• Task inputs:
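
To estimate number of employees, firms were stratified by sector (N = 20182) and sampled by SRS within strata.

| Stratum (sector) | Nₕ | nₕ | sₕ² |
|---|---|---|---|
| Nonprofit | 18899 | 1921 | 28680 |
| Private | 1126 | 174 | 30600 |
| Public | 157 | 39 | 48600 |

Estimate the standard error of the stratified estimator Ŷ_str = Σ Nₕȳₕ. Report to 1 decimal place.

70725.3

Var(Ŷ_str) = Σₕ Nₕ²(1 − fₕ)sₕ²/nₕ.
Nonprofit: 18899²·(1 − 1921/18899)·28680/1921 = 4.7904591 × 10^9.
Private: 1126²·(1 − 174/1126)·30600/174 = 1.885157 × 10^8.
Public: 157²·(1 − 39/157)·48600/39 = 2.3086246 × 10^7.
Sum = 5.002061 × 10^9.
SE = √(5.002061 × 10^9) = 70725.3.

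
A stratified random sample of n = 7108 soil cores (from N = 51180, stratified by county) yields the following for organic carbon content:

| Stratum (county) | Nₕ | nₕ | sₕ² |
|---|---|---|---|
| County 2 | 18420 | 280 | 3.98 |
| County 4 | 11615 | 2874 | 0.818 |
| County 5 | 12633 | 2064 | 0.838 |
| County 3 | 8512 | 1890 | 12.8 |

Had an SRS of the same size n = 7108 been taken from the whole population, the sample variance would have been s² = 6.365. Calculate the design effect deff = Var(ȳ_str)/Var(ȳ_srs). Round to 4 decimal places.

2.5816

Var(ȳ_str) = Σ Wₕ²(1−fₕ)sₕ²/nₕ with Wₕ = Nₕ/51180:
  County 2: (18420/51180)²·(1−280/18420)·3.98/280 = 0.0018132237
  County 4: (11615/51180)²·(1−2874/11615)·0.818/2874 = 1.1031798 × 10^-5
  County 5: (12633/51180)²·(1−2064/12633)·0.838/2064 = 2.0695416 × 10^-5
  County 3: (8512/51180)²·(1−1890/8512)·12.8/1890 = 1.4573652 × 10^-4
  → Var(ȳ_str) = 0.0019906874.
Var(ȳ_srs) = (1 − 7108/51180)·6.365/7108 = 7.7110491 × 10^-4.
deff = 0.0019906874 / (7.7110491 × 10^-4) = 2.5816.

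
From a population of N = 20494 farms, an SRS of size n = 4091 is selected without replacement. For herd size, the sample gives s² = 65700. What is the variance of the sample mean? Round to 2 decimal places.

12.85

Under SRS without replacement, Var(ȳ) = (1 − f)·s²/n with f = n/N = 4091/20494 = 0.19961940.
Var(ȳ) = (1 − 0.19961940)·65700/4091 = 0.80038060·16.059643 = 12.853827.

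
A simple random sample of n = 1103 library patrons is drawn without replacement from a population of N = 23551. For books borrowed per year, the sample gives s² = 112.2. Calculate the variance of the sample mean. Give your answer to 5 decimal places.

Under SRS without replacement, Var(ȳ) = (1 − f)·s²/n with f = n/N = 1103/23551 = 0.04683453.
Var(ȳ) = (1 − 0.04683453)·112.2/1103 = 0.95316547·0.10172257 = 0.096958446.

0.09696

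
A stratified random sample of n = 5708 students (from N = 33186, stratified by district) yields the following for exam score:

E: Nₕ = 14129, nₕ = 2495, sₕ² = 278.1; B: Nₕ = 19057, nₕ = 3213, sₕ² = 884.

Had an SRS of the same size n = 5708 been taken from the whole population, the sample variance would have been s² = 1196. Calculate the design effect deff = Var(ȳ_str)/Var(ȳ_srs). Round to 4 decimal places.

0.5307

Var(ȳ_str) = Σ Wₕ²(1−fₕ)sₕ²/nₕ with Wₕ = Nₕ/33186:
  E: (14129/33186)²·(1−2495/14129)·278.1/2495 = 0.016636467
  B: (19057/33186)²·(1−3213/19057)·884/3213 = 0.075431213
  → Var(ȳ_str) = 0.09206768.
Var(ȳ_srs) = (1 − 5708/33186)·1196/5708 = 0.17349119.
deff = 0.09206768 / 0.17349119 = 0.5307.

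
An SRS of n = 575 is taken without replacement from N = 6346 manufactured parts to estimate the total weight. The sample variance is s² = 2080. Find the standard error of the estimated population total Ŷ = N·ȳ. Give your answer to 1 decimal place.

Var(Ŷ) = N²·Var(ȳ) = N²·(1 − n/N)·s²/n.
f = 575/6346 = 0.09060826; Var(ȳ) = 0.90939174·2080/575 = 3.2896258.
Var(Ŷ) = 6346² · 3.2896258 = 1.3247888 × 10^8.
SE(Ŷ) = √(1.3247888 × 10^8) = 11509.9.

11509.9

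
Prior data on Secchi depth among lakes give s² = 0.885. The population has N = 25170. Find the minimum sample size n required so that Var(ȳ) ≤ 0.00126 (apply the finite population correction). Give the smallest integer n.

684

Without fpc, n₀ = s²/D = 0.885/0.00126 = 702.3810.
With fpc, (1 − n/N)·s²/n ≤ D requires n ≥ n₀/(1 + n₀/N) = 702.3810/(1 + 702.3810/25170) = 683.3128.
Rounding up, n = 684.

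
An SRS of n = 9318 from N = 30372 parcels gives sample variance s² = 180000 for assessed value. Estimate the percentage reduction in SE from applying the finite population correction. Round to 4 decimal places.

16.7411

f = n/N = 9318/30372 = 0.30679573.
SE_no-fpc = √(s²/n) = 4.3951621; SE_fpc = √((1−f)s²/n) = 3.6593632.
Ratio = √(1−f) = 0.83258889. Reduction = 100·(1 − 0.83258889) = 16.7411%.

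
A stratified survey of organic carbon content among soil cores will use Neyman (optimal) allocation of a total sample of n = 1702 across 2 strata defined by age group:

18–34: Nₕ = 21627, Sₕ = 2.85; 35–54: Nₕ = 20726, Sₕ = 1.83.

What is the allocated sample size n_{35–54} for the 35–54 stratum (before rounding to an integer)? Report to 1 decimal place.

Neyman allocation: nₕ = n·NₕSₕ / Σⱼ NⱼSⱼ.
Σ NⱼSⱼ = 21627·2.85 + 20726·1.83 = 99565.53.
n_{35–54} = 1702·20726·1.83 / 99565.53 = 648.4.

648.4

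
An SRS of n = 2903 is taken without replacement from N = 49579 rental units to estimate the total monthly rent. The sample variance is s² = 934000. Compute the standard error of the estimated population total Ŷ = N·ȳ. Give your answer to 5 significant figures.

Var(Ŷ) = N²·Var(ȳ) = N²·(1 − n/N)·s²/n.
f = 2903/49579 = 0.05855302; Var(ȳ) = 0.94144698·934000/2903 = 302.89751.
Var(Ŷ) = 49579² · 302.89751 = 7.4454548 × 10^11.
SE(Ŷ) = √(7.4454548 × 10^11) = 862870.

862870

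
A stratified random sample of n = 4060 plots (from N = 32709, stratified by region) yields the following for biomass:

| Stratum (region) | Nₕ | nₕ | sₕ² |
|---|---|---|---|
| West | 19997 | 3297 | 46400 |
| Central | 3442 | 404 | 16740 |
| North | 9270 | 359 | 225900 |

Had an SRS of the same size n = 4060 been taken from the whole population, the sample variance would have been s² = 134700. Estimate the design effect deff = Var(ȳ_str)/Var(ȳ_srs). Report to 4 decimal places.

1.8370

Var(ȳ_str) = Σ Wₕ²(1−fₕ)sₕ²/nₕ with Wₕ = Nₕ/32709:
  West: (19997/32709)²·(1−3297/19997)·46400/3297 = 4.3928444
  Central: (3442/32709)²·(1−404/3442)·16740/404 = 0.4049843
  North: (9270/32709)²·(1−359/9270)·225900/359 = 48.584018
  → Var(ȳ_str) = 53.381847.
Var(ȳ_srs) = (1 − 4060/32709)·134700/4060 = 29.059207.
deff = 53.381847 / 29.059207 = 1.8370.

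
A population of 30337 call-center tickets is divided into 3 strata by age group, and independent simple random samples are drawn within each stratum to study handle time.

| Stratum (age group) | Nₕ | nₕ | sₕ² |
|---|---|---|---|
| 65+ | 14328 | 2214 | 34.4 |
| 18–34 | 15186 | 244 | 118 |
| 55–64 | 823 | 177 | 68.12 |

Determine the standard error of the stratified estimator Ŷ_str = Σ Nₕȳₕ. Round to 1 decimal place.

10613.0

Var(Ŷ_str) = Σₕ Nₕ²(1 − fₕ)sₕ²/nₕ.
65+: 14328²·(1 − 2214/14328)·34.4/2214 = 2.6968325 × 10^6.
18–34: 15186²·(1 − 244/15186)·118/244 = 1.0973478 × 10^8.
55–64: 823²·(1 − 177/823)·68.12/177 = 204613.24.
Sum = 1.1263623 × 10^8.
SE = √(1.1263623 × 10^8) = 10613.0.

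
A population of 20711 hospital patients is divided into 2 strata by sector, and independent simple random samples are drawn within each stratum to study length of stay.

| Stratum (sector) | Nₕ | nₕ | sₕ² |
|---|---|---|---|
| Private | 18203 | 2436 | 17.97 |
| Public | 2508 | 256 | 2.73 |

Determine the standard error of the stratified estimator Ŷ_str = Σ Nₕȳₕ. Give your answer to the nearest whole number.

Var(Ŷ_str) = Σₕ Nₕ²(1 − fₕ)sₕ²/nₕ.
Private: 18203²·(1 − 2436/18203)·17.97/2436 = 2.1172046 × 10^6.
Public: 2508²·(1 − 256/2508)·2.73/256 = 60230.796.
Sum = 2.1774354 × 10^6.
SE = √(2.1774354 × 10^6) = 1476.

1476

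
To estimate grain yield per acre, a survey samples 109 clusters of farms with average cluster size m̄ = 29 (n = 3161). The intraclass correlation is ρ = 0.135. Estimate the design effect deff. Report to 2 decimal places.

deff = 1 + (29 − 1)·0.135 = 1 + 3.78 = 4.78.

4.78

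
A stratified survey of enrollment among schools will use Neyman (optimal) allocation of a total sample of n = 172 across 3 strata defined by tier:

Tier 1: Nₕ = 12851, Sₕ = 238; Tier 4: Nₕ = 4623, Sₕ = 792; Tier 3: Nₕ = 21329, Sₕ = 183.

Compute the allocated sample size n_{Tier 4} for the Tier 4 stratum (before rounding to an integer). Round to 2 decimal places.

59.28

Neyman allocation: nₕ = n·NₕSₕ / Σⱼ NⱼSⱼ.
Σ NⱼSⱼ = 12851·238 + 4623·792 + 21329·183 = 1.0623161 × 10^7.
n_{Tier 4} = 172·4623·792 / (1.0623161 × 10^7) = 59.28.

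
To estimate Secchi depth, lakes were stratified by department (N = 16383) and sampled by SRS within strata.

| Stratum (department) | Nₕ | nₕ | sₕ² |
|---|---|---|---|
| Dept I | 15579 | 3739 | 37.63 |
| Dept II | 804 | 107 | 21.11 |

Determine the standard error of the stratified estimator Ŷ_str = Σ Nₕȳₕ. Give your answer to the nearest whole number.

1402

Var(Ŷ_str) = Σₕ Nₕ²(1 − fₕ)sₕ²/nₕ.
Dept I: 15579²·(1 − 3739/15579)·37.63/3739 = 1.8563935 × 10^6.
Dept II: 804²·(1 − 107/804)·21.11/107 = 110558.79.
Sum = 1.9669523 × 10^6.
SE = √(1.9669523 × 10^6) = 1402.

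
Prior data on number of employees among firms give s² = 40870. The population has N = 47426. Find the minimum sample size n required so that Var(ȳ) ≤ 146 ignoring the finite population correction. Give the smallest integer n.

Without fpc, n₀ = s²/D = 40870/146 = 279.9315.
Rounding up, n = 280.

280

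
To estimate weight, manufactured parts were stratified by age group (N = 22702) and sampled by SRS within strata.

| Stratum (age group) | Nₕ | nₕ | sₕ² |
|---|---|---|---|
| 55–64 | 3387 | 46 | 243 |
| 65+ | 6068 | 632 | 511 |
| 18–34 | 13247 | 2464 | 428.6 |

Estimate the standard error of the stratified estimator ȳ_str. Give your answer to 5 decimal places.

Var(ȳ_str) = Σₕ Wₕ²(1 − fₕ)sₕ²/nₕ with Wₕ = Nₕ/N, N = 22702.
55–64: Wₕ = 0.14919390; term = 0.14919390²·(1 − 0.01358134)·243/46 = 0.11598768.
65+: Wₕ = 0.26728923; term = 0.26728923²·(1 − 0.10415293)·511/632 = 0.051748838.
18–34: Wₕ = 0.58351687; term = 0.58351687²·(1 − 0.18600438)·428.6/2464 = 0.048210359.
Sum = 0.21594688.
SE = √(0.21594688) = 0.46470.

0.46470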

--

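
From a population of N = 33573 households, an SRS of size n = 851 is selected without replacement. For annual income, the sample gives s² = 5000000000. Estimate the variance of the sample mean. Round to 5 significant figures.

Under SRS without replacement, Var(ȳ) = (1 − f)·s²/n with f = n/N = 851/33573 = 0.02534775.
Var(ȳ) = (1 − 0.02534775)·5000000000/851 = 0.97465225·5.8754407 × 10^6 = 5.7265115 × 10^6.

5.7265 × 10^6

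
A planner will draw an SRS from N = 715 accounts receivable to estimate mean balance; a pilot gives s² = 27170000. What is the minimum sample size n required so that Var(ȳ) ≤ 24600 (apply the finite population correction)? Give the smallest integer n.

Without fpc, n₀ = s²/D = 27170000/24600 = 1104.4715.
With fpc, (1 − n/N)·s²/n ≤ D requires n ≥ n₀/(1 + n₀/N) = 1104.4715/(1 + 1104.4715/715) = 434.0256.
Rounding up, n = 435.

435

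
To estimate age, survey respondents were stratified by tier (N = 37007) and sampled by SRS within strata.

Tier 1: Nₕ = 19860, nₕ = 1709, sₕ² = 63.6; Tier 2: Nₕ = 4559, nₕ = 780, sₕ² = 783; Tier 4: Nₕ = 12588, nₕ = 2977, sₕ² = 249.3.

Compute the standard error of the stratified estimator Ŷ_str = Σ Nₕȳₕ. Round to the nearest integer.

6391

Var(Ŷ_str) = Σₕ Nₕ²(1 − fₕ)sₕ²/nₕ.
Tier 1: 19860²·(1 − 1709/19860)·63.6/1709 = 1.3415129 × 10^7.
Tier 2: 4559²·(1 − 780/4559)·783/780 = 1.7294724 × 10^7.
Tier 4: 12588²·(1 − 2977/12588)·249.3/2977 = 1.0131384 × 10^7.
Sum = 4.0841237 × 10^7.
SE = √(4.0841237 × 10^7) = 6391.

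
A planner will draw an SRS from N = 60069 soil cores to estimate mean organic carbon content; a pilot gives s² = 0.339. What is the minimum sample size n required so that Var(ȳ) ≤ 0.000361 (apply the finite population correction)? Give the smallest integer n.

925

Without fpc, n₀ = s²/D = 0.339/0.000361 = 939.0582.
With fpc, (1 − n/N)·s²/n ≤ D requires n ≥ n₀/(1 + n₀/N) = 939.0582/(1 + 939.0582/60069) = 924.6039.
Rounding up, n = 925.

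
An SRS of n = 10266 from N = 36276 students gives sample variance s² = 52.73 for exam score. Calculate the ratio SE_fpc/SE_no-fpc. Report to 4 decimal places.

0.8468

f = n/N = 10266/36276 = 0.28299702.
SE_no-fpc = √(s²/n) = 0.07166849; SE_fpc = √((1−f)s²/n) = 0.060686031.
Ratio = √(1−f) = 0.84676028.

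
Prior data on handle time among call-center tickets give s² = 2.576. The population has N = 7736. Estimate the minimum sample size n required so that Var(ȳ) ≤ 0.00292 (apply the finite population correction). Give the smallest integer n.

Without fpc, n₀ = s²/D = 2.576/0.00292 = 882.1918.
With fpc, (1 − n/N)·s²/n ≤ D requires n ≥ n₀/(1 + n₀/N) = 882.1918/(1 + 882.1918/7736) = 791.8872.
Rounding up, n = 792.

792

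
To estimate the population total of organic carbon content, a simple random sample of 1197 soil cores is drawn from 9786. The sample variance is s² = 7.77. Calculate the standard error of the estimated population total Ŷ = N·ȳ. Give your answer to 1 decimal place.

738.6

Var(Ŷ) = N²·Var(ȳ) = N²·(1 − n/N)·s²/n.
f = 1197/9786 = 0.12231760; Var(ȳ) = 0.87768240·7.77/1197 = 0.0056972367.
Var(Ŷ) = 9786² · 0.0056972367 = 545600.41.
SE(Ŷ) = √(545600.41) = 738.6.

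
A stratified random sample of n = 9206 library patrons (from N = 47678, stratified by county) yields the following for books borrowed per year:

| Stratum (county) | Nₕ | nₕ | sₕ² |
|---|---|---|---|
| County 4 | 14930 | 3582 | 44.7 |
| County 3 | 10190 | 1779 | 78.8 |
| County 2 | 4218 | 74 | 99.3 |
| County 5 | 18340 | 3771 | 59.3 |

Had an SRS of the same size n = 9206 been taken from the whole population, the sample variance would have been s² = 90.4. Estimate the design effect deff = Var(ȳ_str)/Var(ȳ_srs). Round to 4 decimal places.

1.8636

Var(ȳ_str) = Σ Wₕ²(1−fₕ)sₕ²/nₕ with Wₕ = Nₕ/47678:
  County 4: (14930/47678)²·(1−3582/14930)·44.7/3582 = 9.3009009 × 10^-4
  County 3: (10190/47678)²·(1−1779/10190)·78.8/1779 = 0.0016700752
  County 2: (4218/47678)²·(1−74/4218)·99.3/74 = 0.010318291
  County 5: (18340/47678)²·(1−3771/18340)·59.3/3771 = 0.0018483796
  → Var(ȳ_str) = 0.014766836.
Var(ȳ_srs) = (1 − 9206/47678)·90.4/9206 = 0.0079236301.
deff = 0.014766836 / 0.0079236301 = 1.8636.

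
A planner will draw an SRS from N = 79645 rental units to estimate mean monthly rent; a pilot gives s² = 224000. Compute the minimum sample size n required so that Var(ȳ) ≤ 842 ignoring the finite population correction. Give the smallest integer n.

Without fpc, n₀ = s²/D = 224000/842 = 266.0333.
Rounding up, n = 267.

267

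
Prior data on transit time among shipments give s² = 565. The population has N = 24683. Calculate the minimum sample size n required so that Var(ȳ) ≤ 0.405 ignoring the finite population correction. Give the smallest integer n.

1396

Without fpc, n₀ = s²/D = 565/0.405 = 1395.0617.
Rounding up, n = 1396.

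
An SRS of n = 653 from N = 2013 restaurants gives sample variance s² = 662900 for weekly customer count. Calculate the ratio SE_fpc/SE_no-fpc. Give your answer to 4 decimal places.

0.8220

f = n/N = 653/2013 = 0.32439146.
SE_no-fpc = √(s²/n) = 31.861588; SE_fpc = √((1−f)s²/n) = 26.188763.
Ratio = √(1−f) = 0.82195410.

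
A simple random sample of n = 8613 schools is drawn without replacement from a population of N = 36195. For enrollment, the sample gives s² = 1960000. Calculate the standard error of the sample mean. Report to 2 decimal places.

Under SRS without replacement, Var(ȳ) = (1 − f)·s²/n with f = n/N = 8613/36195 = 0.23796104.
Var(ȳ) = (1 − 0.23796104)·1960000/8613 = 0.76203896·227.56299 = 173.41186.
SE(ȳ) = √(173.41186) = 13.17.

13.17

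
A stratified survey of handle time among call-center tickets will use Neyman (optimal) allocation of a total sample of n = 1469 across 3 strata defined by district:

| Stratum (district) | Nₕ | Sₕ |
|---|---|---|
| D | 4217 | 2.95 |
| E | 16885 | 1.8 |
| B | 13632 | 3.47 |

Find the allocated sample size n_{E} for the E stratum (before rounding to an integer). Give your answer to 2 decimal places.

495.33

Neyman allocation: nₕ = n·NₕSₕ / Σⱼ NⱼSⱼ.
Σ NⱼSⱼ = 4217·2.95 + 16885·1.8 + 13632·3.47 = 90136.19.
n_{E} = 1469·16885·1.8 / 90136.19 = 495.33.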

==

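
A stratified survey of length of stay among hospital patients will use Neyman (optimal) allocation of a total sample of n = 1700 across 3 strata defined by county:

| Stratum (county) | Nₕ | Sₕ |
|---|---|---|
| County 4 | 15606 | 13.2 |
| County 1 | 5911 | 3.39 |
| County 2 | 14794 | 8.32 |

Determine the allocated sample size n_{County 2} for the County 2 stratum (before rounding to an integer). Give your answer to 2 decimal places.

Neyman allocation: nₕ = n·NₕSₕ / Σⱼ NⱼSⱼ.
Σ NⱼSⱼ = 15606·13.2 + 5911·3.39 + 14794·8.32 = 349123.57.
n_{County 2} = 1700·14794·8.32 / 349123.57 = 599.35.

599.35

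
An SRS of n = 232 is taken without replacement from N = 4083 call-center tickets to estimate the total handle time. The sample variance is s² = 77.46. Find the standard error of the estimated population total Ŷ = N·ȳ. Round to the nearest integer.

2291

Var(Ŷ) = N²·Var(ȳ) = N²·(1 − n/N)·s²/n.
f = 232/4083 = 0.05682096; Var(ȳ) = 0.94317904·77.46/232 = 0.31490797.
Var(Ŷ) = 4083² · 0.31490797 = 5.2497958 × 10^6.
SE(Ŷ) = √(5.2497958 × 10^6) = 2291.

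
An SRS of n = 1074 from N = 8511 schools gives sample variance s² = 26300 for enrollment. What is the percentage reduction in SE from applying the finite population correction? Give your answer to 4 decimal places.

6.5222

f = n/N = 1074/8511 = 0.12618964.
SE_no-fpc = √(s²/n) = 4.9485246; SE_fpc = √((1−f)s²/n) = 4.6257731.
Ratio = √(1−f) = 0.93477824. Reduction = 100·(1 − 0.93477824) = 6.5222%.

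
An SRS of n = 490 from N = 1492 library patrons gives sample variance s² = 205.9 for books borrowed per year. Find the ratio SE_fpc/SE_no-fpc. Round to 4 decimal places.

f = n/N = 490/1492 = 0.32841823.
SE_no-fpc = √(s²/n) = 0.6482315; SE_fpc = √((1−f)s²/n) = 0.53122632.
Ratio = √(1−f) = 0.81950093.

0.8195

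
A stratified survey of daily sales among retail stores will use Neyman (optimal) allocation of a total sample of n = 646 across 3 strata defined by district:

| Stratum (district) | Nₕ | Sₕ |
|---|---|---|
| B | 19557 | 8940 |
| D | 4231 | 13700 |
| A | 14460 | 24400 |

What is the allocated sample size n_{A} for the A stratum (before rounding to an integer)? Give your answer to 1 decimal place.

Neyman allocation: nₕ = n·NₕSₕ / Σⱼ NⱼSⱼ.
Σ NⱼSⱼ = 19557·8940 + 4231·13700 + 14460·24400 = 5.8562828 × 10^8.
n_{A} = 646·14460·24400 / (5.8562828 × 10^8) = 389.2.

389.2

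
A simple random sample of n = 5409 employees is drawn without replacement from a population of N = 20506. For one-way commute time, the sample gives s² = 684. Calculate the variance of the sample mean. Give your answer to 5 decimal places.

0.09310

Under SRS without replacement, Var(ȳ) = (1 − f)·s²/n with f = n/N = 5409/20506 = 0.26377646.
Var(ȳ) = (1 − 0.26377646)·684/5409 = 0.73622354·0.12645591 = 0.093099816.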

• Task item: Above is a listing; print exactly its lines from the one with "1779 | 78.8 |" through the one with "3771 | 59.3 |", and no other lines.

• Task answer:
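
| County 3 | 10190 | 1779 | 78.8 |
| County 2 | 4218 | 74 | 99.3 |
| County 5 | 18340 | 3771 | 59.3 |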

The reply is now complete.